*** Record set ***
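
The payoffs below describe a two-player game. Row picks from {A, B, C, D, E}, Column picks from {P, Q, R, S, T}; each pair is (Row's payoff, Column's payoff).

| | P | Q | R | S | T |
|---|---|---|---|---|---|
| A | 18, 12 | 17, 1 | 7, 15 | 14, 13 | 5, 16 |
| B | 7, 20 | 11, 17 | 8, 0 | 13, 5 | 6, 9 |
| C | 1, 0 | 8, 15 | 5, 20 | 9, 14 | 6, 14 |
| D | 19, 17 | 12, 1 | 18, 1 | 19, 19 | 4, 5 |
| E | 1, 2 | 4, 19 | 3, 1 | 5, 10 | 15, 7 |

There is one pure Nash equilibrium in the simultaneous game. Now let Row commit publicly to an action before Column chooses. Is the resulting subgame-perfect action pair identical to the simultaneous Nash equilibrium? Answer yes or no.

Solve by backward induction (Row leads).
- A → Column plays T (best of 12, 1, 15, 13, 16); Row gets 5.
- B → Column plays P (best of 20, 17, 0, 5, 9); Row gets 7.
- C → Column plays R (best of 0, 15, 20, 14, 14); Row gets 5.
- D → Column plays S (best of 17, 1, 1, 19, 5); Row gets 19.
- E → Column plays Q (best of 2, 19, 1, 10, 7); Row gets 4.
Row's induced payoffs are 5, 7, 5, 19, 4, so Row commits to D. Subgame-perfect outcome: (D, S) with payoffs (19, 19).
For the simultaneous game, intersect best replies.
Row's best replies: P→D; Q→A; R→D; S→D; T→E.
Column's best replies: A→T; B→P; C→R; D→S; E→Q.
Only (D, S) has each player best-responding; Nash payoffs (19, 19).
Sequential outcome (D, S) coincides with the Nash profile (D, S).

yes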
*** End of Record set ***
▶ **Exercise objective**
Write down exactly the span of lines above from the one containing "13 | 5, 16 |" to the one containing "10 | 15, 7 |", both ends included.

▶ **Response box**
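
| A | 18, 12 | 17, 1 | 7, 15 | 14, 13 | 5, 16 |
| B | 7, 20 | 11, 17 | 8, 0 | 13, 5 | 6, 9 |
| C | 1, 0 | 8, 15 | 5, 20 | 9, 14 | 6, 14 |
| D | 19, 17 | 12, 1 | 18, 1 | 19, 19 | 4, 5 |
| E | 1, 2 | 4, 19 | 3, 1 | 5, 10 | 15, 7 |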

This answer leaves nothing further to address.